* _AIM OF THE EXERCISE_:
Your response should consist of the records below, repeated exactly.

MATERIALS PROVIDED: Begin

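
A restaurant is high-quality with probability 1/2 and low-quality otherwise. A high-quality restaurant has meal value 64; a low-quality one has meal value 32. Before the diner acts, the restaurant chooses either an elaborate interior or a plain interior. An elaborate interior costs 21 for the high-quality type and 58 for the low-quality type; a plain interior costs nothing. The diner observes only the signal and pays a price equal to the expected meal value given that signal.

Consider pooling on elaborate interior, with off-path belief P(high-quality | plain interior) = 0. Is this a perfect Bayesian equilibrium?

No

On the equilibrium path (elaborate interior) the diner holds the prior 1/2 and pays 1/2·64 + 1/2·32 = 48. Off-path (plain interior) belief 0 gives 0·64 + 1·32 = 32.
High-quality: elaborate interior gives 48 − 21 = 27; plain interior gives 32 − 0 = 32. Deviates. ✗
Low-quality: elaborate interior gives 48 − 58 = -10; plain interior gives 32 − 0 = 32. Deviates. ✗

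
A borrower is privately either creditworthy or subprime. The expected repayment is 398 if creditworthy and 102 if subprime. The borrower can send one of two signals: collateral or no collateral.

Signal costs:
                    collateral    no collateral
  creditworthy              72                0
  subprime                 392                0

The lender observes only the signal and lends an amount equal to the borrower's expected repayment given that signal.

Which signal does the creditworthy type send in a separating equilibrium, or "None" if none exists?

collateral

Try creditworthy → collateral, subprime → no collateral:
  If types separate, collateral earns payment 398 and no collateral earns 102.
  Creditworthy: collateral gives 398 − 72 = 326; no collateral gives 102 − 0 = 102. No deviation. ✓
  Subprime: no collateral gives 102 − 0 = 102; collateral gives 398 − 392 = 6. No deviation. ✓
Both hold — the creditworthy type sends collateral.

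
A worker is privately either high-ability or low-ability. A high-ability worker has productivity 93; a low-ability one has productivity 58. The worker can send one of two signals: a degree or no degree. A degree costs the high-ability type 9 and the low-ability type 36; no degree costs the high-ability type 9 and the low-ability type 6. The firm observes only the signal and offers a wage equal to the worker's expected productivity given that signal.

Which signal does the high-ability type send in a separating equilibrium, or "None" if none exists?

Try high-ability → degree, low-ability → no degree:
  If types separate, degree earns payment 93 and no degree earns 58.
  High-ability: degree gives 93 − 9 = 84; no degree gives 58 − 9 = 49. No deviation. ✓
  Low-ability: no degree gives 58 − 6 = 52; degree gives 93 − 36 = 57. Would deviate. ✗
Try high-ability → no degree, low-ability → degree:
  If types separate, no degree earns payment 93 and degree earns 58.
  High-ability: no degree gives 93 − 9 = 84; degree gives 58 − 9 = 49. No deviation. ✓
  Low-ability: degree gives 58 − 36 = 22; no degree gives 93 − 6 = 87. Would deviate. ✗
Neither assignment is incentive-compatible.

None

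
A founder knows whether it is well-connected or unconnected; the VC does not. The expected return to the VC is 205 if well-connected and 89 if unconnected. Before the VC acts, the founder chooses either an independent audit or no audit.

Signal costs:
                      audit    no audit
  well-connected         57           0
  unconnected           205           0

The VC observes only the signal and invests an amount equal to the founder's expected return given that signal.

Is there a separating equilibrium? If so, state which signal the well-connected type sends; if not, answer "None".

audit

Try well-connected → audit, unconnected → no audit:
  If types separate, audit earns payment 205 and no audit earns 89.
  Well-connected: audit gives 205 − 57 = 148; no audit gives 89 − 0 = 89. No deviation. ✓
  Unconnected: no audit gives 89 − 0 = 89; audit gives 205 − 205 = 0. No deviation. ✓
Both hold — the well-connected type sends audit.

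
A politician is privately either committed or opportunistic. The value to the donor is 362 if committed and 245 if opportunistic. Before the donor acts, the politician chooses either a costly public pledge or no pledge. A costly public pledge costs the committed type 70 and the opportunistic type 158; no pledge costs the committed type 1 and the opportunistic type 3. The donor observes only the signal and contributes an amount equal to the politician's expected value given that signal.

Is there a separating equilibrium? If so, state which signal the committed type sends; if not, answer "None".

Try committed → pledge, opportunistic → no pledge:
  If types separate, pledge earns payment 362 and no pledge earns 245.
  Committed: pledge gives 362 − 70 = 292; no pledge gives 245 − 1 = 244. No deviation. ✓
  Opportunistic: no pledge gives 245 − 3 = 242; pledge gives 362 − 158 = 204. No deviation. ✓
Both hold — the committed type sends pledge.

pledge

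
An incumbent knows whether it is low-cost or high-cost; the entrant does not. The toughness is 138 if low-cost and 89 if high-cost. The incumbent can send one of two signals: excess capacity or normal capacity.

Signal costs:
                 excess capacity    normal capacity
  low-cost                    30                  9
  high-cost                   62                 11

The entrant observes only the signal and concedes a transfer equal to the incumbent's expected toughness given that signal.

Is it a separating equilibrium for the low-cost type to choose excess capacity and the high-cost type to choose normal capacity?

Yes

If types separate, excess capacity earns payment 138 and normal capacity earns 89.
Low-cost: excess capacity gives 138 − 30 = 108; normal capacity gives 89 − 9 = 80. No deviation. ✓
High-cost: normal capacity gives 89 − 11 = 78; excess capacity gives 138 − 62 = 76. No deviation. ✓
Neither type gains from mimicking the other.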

MATERIALS PROVIDED: End

* _THE ANSWER_:
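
A restaurant is high-quality with probability 1/2 and low-quality otherwise. A high-quality restaurant has meal value 64; a low-quality one has meal value 32. Before the diner acts, the restaurant chooses either an elaborate interior or a plain interior. An elaborate interior costs 21 for the high-quality type and 58 for the low-quality type; a plain interior costs nothing. The diner observes only the signal and pays a price equal to the expected meal value given that signal.

Consider pooling on elaborate interior, with off-path belief P(high-quality | plain interior) = 0. Is this a perfect Bayesian equilibrium?

No

On the equilibrium path (elaborate interior) the diner holds the prior 1/2 and pays 1/2·64 + 1/2·32 = 48. Off-path (plain interior) belief 0 gives 0·64 + 1·32 = 32.
High-quality: elaborate interior gives 48 − 21 = 27; plain interior gives 32 − 0 = 32. Deviates. ✗
Low-quality: elaborate interior gives 48 − 58 = -10; plain interior gives 32 − 0 = 32. Deviates. ✗

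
A borrower is privately either creditworthy or subprime. The expected repayment is 398 if creditworthy and 102 if subprime. The borrower can send one of two signals: collateral or no collateral.

Signal costs:
                    collateral    no collateral
  creditworthy              72                0
  subprime                 392                0

The lender observes only the signal and lends an amount equal to the borrower's expected repayment given that signal.

Which signal does the creditworthy type send in a separating equilibrium, or "None" if none exists?

collateral

Try creditworthy → collateral, subprime → no collateral:
  If types separate, collateral earns payment 398 and no collateral earns 102.
  Creditworthy: collateral gives 398 − 72 = 326; no collateral gives 102 − 0 = 102. No deviation. ✓
  Subprime: no collateral gives 102 − 0 = 102; collateral gives 398 − 392 = 6. No deviation. ✓
Both hold — the creditworthy type sends collateral.

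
A worker is privately either high-ability or low-ability. A high-ability worker has productivity 93; a low-ability one has productivity 58. The worker can send one of two signals: a degree or no degree. A degree costs the high-ability type 9 and the low-ability type 36; no degree costs the high-ability type 9 and the low-ability type 6. The firm observes only the signal and offers a wage equal to the worker's expected productivity given that signal.

Which signal does the high-ability type send in a separating equilibrium, or "None" if none exists?

Try high-ability → degree, low-ability → no degree:
  If types separate, degree earns payment 93 and no degree earns 58.
  High-ability: degree gives 93 − 9 = 84; no degree gives 58 − 9 = 49. No deviation. ✓
  Low-ability: no degree gives 58 − 6 = 52; degree gives 93 − 36 = 57. Would deviate. ✗
Try high-ability → no degree, low-ability → degree:
  If types separate, no degree earns payment 93 and degree earns 58.
  High-ability: no degree gives 93 − 9 = 84; degree gives 58 − 9 = 49. No deviation. ✓
  Low-ability: degree gives 58 − 36 = 22; no degree gives 93 − 6 = 87. Would deviate. ✗
Neither assignment is incentive-compatible.

None

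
A founder knows whether it is well-connected or unconnected; the VC does not. The expected return to the VC is 205 if well-connected and 89 if unconnected. Before the VC acts, the founder chooses either an independent audit or no audit.

Signal costs:
                      audit    no audit
  well-connected         57           0
  unconnected           205           0

The VC observes only the signal and invests an amount equal to the founder's expected return given that signal.

Is there a separating equilibrium? If so, state which signal the well-connected type sends; if not, answer "None".

audit

Try well-connected → audit, unconnected → no audit:
  If types separate, audit earns payment 205 and no audit earns 89.
  Well-connected: audit gives 205 − 57 = 148; no audit gives 89 − 0 = 89. No deviation. ✓
  Unconnected: no audit gives 89 − 0 = 89; audit gives 205 − 205 = 0. No deviation. ✓
Both hold — the well-connected type sends audit.

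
A politician is privately either committed or opportunistic. The value to the donor is 362 if committed and 245 if opportunistic. Before the donor acts, the politician chooses either a costly public pledge or no pledge. A costly public pledge costs the committed type 70 and the opportunistic type 158; no pledge costs the committed type 1 and the opportunistic type 3. The donor observes only the signal and contributes an amount equal to the politician's expected value given that signal.

Is there a separating equilibrium? If so, state which signal the committed type sends; if not, answer "None".

Try committed → pledge, opportunistic → no pledge:
  If types separate, pledge earns payment 362 and no pledge earns 245.
  Committed: pledge gives 362 − 70 = 292; no pledge gives 245 − 1 = 244. No deviation. ✓
  Opportunistic: no pledge gives 245 − 3 = 242; pledge gives 362 − 158 = 204. No deviation. ✓
Both hold — the committed type sends pledge.

pledge

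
An incumbent knows whether it is low-cost or high-cost; the entrant does not. The toughness is 138 if low-cost and 89 if high-cost. The incumbent can send one of two signals: excess capacity or normal capacity.

Signal costs:
                 excess capacity    normal capacity
  low-cost                    30                  9
  high-cost                   62                 11

The entrant observes only the signal and concedes a transfer equal to the incumbent's expected toughness given that signal.

Is it a separating equilibrium for the low-cost type to choose excess capacity and the high-cost type to choose normal capacity?

Yes

If types separate, excess capacity earns payment 138 and normal capacity earns 89.
Low-cost: excess capacity gives 138 − 30 = 108; normal capacity gives 89 − 9 = 80. No deviation. ✓
High-cost: normal capacity gives 89 − 11 = 78; excess capacity gives 138 − 62 = 76. No deviation. ✓
Neither type gains from mimicking the other.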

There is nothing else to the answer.